### Exercise instructions
Could you count the lines in the entries beneath that hold the word "degrees"? Respond with the number alone.

### Items listed in a dataset

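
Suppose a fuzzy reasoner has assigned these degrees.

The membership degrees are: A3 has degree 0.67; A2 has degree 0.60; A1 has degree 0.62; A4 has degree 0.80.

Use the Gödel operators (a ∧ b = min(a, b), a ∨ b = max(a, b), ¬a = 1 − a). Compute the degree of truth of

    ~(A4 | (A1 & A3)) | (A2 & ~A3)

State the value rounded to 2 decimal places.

0.33

A1 & A3 = min(a, b) on (0.62, 0.67) = 0.62
A4 | (A1 & A3) = max(a, b) on (0.80, 0.62) = 0.80
~(A4 | (A1 & A3)) = 1 − 0.80 = 0.20
~A3 = 1 − 0.67 = 0.33
A2 & ~A3 = min(a, b) on (0.60, 0.33) = 0.33
~(A4 | (A1 & A3)) | (A2 & ~A3) = max(a, b) on (0.20, 0.33) = 0.33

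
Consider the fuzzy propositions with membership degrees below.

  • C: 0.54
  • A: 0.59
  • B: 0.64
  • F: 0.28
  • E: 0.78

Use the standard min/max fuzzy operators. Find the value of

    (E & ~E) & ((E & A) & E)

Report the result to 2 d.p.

~E = 1 − 0.78 = 0.22
E & ~E = min(a, b) on (0.78, 0.22) = 0.22
E & A = min(a, b) on (0.78, 0.59) = 0.59
(E & A) & E = min(a, b) on (0.59, 0.78) = 0.59
(E & ~E) & ((E & A) & E) = min(a, b) on (0.22, 0.59) = 0.22

0.22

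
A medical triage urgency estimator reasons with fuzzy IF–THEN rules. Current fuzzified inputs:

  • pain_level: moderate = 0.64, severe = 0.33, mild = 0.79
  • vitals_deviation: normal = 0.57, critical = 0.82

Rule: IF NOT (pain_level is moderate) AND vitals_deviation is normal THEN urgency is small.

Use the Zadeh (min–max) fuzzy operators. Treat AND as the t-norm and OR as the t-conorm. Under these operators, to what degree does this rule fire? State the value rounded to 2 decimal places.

0.36

firing strength: ¬moderate=1−0.64=0.36, normal=0.57; AND[min(a, b)] → w = 0.36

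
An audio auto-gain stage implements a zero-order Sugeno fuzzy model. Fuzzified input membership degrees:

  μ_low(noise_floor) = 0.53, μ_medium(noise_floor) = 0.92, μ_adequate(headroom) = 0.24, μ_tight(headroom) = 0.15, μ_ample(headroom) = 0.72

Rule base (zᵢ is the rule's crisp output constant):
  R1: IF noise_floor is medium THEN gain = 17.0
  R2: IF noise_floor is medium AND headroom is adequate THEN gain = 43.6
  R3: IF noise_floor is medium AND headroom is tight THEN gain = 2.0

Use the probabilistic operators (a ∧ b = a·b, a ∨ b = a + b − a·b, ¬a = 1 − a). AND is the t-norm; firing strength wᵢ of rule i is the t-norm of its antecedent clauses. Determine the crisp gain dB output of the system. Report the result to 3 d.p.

R1 (z=17.0): medium=0.92 → w = 0.9200
R2 (z=43.6): medium=0.92, adequate=0.24; AND[a·b] → w = 0.2208
R3 (z=2.0): medium=0.92, tight=0.15; AND[a·b] → w = 0.1380
Weighted average = (0.9200·17.0 + 0.2208·43.6 + 0.1380·2.0) / (0.9200 + 0.2208 + 0.1380)
  = 25.5429 / 1.2788 = 19.974

19.974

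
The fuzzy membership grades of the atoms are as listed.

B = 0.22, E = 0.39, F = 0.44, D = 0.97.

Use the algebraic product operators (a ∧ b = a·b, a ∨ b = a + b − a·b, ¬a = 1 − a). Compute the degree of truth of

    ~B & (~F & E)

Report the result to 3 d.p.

0.170

~B = 1 − 0.2200 = 0.7800
~F = 1 − 0.4400 = 0.5600
~F & E = a·b on (0.5600, 0.3900) = 0.2184
~B & (~F & E) = a·b on (0.7800, 0.2184) = 0.1704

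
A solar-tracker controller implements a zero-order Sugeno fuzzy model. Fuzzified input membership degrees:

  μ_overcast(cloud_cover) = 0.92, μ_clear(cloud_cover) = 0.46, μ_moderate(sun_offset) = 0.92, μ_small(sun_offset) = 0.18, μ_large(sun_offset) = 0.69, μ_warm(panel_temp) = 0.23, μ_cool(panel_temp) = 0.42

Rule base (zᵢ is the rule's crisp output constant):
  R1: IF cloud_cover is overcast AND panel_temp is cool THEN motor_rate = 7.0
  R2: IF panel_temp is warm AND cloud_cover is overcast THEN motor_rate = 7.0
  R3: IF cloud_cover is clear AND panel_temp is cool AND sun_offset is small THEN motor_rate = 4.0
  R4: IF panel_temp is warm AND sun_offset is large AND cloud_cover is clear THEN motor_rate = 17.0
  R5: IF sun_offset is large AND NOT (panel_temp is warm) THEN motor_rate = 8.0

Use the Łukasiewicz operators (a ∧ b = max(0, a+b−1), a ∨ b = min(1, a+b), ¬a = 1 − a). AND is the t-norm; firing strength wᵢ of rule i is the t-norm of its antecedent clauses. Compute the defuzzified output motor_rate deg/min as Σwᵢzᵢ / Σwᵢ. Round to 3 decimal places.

7.484

R1 (z=7.0): overcast=0.92, cool=0.42; AND[max(0, a+b−1)] → w = 0.34
R2 (z=7.0): warm=0.23, overcast=0.92; AND[max(0, a+b−1)] → w = 0.15
R3 (z=4.0): clear=0.46, cool=0.42, small=0.18; AND[max(0, a+b−1)] → w = 0.00
R4 (z=17.0): warm=0.23, large=0.69, clear=0.46; AND[max(0, a+b−1)] → w = 0.00
R5 (z=8.0): large=0.69, ¬warm=1−0.23=0.77; AND[max(0, a+b−1)] → w = 0.46
Weighted average = (0.34·7.0 + 0.15·7.0 + 0.00·4.0 + 0.00·17.0 + 0.46·8.0) / (0.34 + 0.15 + 0.00 + 0.00 + 0.46)
  = 7.1100 / 0.9500 = 7.484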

### The answer
5